**THE TASK**
An exact copy of the lines from the one containing "Answer: -1092" through the end of the material is all that is wanted; transcribe only those.

**DATA EXCERPTS**
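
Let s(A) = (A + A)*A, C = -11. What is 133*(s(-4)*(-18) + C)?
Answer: -78071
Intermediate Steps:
s(A) = 2*A² (s(A) = (2*A)*A = 2*A²)
133*(s(-4)*(-18) + C) = 133*((2*(-4)²)*(-18) - 11) = 133*((2*16)*(-18) - 11) = 133*(32*(-18) - 11) = 133*(-576 - 11) = 133*(-587) = -78071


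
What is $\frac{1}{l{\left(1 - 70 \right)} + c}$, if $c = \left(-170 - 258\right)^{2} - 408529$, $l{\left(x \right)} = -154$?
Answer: $- \frac{1}{225499} \approx -4.4346 \cdot 10^{-6}$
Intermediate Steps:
$c = -225345$ ($c = \left(-428\right)^{2} - 408529 = 183184 - 408529 = -225345$)
$\frac{1}{l{\left(1 - 70 \right)} + c} = \frac{1}{-154 - 225345} = \frac{1}{-225499} = - \frac{1}{225499}$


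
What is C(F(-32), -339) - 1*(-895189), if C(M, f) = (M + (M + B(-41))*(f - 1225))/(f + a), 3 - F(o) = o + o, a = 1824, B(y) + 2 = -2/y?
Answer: 54499413824/60885 ≈ 8.9512e+5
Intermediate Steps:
B(y) = -2 - 2/y
F(o) = 3 - 2*o (F(o) = 3 - (o + o) = 3 - 2*o)
C(M, f) = (M + (-1225 + f)*(-80/41 + M))/(1824 + f) (C(M, f) = (M + (M + (-2 - 2/(-41)))*(f - 1225))/(f + 1824) = (M + (M + (-2 - 2*(-1/41)))*(-1225 + f))/(1824 + f) = (M + (M + (-2 + 2/41))*(-1225 + f))/(1824 + f) = (M + (M - 80/41)*(-1225 + f))/(1824 + f) = (M + (-80/41 + M)*(-1225 + f))/(1824 + f) = (M + (-1225 + f)*(-80/41 + M))/(1824 + f))
C(F(-32), -339) - 1*(-895189) = (98000 - 50184*(3 - 2*(-32)) - 80*(-339) + 41*(3 - 2*(-32))*(-339))/(41*(1824 - 339)) - 1*(-895189) = (1/41)*(98000 - 50184*(3 + 64) + 27120 + 41*(3 + 64)*(-339))/1485 + 895189 = (1/41)*(1/1485)*(98000 - 50184*67 + 27120 + 41*67*(-339)) + 895189 = (1/41)*(1/1485)*(98000 - 3362328 + 27120 - 931233) + 895189 = (1/41)*(1/1485)*(-4168441) + 895189 = -4168441/60885 + 895189 = 54499413824/60885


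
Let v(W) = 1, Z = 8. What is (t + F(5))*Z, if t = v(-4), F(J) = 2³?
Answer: 72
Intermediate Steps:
F(J) = 8
t = 1
(t + F(5))*Z = (1 + 8)*8 = 9*8 = 72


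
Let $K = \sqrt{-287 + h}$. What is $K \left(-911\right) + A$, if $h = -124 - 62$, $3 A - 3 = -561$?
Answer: $-186 - 911 i \sqrt{473} \approx -186.0 - 19813.0 i$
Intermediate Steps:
$A = -186$ ($A = 1 + \frac{1}{3} \left(-561\right) = 1 - 187 = -186$)
$h = -186$
$K = i \sqrt{473}$ ($K = \sqrt{-287 - 186} = \sqrt{-473} = i \sqrt{473} \approx 21.749 i$)
$K \left(-911\right) + A = i \sqrt{473} \left(-911\right) - 186 = - 911 i \sqrt{473} - 186 = -186 - 911 i \sqrt{473}$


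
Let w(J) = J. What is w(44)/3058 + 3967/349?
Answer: 552111/48511 ≈ 11.381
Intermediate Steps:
w(44)/3058 + 3967/349 = 44/3058 + 3967/349 = 44*(1/3058) + 3967*(1/349) = 2/139 + 3967/349 = 552111/48511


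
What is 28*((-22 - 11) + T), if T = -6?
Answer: -1092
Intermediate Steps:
28*((-22 - 11) + T) = 28*((-22 - 11) - 6) = 28*(-33 - 6) = 28*(-39) = -1092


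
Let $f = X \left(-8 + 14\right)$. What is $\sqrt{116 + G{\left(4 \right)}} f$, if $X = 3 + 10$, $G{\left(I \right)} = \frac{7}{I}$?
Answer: $39 \sqrt{471} \approx 846.4$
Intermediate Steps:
$X = 13$
$f = 78$ ($f = 13 \left(-8 + 14\right) = 13 \cdot 6 = 78$)
$\sqrt{116 + G{\left(4 \right)}} f = \sqrt{116 + \frac{7}{4}} \cdot 78 = \sqrt{\frac{471}{4}} \cdot 78 = \frac{\sqrt{471}}{2} \cdot 78 = 39 \sqrt{471}$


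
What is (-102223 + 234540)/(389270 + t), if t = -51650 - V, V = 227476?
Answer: 132317/110144 ≈ 1.2013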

**WRITTEN SOLUTION**
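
Answer: -1092
Intermediate Steps:
28*((-22 - 11) + T) = 28*((-22 - 11) - 6) = 28*(-33 - 6) = 28*(-39) = -1092


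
Let $f = X \left(-8 + 14\right)$. What is $\sqrt{116 + G{\left(4 \right)}} f$, if $X = 3 + 10$, $G{\left(I \right)} = \frac{7}{I}$?
Answer: $39 \sqrt{471} \approx 846.4$
Intermediate Steps:
$X = 13$
$f = 78$ ($f = 13 \left(-8 + 14\right) = 13 \cdot 6 = 78$)
$\sqrt{116 + G{\left(4 \right)}} f = \sqrt{116 + \frac{7}{4}} \cdot 78 = \sqrt{\frac{471}{4}} \cdot 78 = \frac{\sqrt{471}}{2} \cdot 78 = 39 \sqrt{471}$


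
What is (-102223 + 234540)/(389270 + t), if t = -51650 - V, V = 227476?
Answer: 132317/110144 ≈ 1.2013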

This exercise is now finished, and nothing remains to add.